» **What you should do**:
Each entry below is to be copied out exactly and in full.

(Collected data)
*** Block opens ***
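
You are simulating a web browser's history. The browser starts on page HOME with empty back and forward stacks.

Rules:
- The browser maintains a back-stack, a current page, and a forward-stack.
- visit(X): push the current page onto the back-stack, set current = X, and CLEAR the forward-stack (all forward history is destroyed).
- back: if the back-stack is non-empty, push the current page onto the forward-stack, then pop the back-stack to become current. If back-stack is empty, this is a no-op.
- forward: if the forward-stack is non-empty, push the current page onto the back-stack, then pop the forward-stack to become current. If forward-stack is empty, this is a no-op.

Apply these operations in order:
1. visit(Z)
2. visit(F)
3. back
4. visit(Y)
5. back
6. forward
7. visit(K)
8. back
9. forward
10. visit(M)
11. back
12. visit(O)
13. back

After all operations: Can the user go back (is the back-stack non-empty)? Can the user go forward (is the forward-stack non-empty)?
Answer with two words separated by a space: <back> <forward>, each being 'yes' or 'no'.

After 1 (visit(Z)): cur=Z back=1 fwd=0
After 2 (visit(F)): cur=F back=2 fwd=0
After 3 (back): cur=Z back=1 fwd=1
After 4 (visit(Y)): cur=Y back=2 fwd=0
After 5 (back): cur=Z back=1 fwd=1
After 6 (forward): cur=Y back=2 fwd=0
After 7 (visit(K)): cur=K back=3 fwd=0
After 8 (back): cur=Y back=2 fwd=1
After 9 (forward): cur=K back=3 fwd=0
After 10 (visit(M)): cur=M back=4 fwd=0
After 11 (back): cur=K back=3 fwd=1
After 12 (visit(O)): cur=O back=4 fwd=0
After 13 (back): cur=K back=3 fwd=1

Answer: yes yes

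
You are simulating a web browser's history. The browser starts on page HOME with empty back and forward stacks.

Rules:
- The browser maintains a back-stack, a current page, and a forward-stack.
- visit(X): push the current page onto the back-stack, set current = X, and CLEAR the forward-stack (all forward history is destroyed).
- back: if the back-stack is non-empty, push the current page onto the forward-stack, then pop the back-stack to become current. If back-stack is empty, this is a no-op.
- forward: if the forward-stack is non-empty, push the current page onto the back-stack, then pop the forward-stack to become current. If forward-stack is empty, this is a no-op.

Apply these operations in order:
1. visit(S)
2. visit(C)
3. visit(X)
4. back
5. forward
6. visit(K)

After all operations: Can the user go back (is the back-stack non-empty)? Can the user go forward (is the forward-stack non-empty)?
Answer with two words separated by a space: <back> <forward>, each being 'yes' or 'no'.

Answer: yes no

Derivation:
After 1 (visit(S)): cur=S back=1 fwd=0
After 2 (visit(C)): cur=C back=2 fwd=0
After 3 (visit(X)): cur=X back=3 fwd=0
After 4 (back): cur=C back=2 fwd=1
After 5 (forward): cur=X back=3 fwd=0
After 6 (visit(K)): cur=K back=4 fwd=0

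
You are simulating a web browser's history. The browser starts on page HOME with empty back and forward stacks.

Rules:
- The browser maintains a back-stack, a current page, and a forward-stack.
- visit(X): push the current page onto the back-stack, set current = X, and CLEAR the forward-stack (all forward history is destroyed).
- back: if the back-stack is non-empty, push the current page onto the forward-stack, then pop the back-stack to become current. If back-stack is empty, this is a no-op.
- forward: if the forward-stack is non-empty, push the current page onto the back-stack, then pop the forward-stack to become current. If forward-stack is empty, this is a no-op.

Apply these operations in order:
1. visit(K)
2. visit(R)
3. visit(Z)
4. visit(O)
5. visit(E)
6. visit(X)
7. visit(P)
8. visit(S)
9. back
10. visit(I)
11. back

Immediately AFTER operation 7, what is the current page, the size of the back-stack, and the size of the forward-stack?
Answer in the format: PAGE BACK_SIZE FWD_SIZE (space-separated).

After 1 (visit(K)): cur=K back=1 fwd=0
After 2 (visit(R)): cur=R back=2 fwd=0
After 3 (visit(Z)): cur=Z back=3 fwd=0
After 4 (visit(O)): cur=O back=4 fwd=0
After 5 (visit(E)): cur=E back=5 fwd=0
After 6 (visit(X)): cur=X back=6 fwd=0
After 7 (visit(P)): cur=P back=7 fwd=0

P 7 0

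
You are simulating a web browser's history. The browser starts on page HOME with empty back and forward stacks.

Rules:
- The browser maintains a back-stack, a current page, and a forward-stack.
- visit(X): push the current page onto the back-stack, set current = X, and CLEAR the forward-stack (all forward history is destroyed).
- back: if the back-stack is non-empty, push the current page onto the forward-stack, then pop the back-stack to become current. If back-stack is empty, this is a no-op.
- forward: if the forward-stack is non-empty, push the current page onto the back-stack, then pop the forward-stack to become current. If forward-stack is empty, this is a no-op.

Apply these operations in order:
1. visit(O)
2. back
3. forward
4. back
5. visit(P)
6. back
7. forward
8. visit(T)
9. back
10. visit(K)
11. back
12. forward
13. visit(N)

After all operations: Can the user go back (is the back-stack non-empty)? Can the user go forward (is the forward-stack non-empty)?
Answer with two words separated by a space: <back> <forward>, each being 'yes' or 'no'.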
*** Block closes ***
» **Result**:
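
You are simulating a web browser's history. The browser starts on page HOME with empty back and forward stacks.

Rules:
- The browser maintains a back-stack, a current page, and a forward-stack.
- visit(X): push the current page onto the back-stack, set current = X, and CLEAR the forward-stack (all forward history is destroyed).
- back: if the back-stack is non-empty, push the current page onto the forward-stack, then pop the back-stack to become current. If back-stack is empty, this is a no-op.
- forward: if the forward-stack is non-empty, push the current page onto the back-stack, then pop the forward-stack to become current. If forward-stack is empty, this is a no-op.

Apply these operations in order:
1. visit(Z)
2. visit(F)
3. back
4. visit(Y)
5. back
6. forward
7. visit(K)
8. back
9. forward
10. visit(M)
11. back
12. visit(O)
13. back

After all operations: Can the user go back (is the back-stack non-empty)? Can the user go forward (is the forward-stack non-empty)?
Answer with two words separated by a space: <back> <forward>, each being 'yes' or 'no'.

After 1 (visit(Z)): cur=Z back=1 fwd=0
After 2 (visit(F)): cur=F back=2 fwd=0
After 3 (back): cur=Z back=1 fwd=1
After 4 (visit(Y)): cur=Y back=2 fwd=0
After 5 (back): cur=Z back=1 fwd=1
After 6 (forward): cur=Y back=2 fwd=0
After 7 (visit(K)): cur=K back=3 fwd=0
After 8 (back): cur=Y back=2 fwd=1
After 9 (forward): cur=K back=3 fwd=0
After 10 (visit(M)): cur=M back=4 fwd=0
After 11 (back): cur=K back=3 fwd=1
After 12 (visit(O)): cur=O back=4 fwd=0
After 13 (back): cur=K back=3 fwd=1

Answer: yes yes

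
You are simulating a web browser's history. The browser starts on page HOME with empty back and forward stacks.

Rules:
- The browser maintains a back-stack, a current page, and a forward-stack.
- visit(X): push the current page onto the back-stack, set current = X, and CLEAR the forward-stack (all forward history is destroyed).
- back: if the back-stack is non-empty, push the current page onto the forward-stack, then pop the back-stack to become current. If back-stack is empty, this is a no-op.
- forward: if the forward-stack is non-empty, push the current page onto the back-stack, then pop the forward-stack to become current. If forward-stack is empty, this is a no-op.

Apply these operations in order:
1. visit(S)
2. visit(C)
3. visit(X)
4. back
5. forward
6. visit(K)

After all operations: Can the user go back (is the back-stack non-empty)? Can the user go forward (is the forward-stack non-empty)?
Answer with two words separated by a space: <back> <forward>, each being 'yes' or 'no'.

Answer: yes no

Derivation:
After 1 (visit(S)): cur=S back=1 fwd=0
After 2 (visit(C)): cur=C back=2 fwd=0
After 3 (visit(X)): cur=X back=3 fwd=0
After 4 (back): cur=C back=2 fwd=1
After 5 (forward): cur=X back=3 fwd=0
After 6 (visit(K)): cur=K back=4 fwd=0

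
You are simulating a web browser's history. The browser starts on page HOME with empty back and forward stacks.

Rules:
- The browser maintains a back-stack, a current page, and a forward-stack.
- visit(X): push the current page onto the back-stack, set current = X, and CLEAR the forward-stack (all forward history is destroyed).
- back: if the back-stack is non-empty, push the current page onto the forward-stack, then pop the back-stack to become current. If back-stack is empty, this is a no-op.
- forward: if the forward-stack is non-empty, push the current page onto the back-stack, then pop the forward-stack to become current. If forward-stack is empty, this is a no-op.

Apply these operations in order:
1. visit(K)
2. visit(R)
3. visit(Z)
4. visit(O)
5. visit(E)
6. visit(X)
7. visit(P)
8. visit(S)
9. back
10. visit(I)
11. back

Immediately AFTER operation 7, what is the current page, the size of the back-stack, and the size of the forward-stack?
Answer in the format: PAGE BACK_SIZE FWD_SIZE (space-separated).

After 1 (visit(K)): cur=K back=1 fwd=0
After 2 (visit(R)): cur=R back=2 fwd=0
After 3 (visit(Z)): cur=Z back=3 fwd=0
After 4 (visit(O)): cur=O back=4 fwd=0
After 5 (visit(E)): cur=E back=5 fwd=0
After 6 (visit(X)): cur=X back=6 fwd=0
After 7 (visit(P)): cur=P back=7 fwd=0

P 7 0

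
You are simulating a web browser's history. The browser starts on page HOME with empty back and forward stacks.

Rules:
- The browser maintains a back-stack, a current page, and a forward-stack.
- visit(X): push the current page onto the back-stack, set current = X, and CLEAR the forward-stack (all forward history is destroyed).
- back: if the back-stack is non-empty, push the current page onto the forward-stack, then pop the back-stack to become current. If back-stack is empty, this is a no-op.
- forward: if the forward-stack is non-empty, push the current page onto the back-stack, then pop the forward-stack to become current. If forward-stack is empty, this is a no-op.

Apply these operations in order:
1. visit(O)
2. back
3. forward
4. back
5. visit(P)
6. back
7. forward
8. visit(T)
9. back
10. visit(K)
11. back
12. forward
13. visit(N)

After all operations: Can the user go back (is the back-stack non-empty)? Can the user go forward (is the forward-stack non-empty)?
Answer with two words separated by a space: <back> <forward>, each being 'yes' or 'no'.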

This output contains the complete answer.